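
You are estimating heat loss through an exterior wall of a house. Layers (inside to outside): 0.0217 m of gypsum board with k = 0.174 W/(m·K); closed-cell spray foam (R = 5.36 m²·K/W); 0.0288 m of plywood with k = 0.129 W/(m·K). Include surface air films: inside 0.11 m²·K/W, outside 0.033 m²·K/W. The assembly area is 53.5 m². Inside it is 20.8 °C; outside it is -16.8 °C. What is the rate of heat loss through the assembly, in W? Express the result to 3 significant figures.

0.0217/0.174 = 0.1247
0.0288/0.129 = 0.2233
R_total = 0.11 + 0.1247 + 5.36 + 0.2233 + 0.033 = 5.851 m²·K/W
Q = A·ΔT/R = 53.5 × (20.8 − (-16.8)) / 5.851 = 343.8 W

344 W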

------------------------------------------------

• Task to complete: Output the entire listing again, word for word.

• Exercise solution:
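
You are estimating heat loss through an exterior wall of a house. Layers (inside to outside): 0.0217 m of gypsum board with k = 0.174 W/(m·K); closed-cell spray foam (R = 5.36 m²·K/W); 0.0288 m of plywood with k = 0.129 W/(m·K). Include surface air films: inside 0.11 m²·K/W, outside 0.033 m²·K/W. The assembly area is 53.5 m². Inside it is 20.8 °C; outside it is -16.8 °C. What is the rate of heat loss through the assembly, in W? Express the result to 3 significant figures.

0.0217/0.174 = 0.1247
0.0288/0.129 = 0.2233
R_total = 0.11 + 0.1247 + 5.36 + 0.2233 + 0.033 = 5.851 m²·K/W
Q = A·ΔT/R = 53.5 × (20.8 − (-16.8)) / 5.851 = 343.8 W

344 W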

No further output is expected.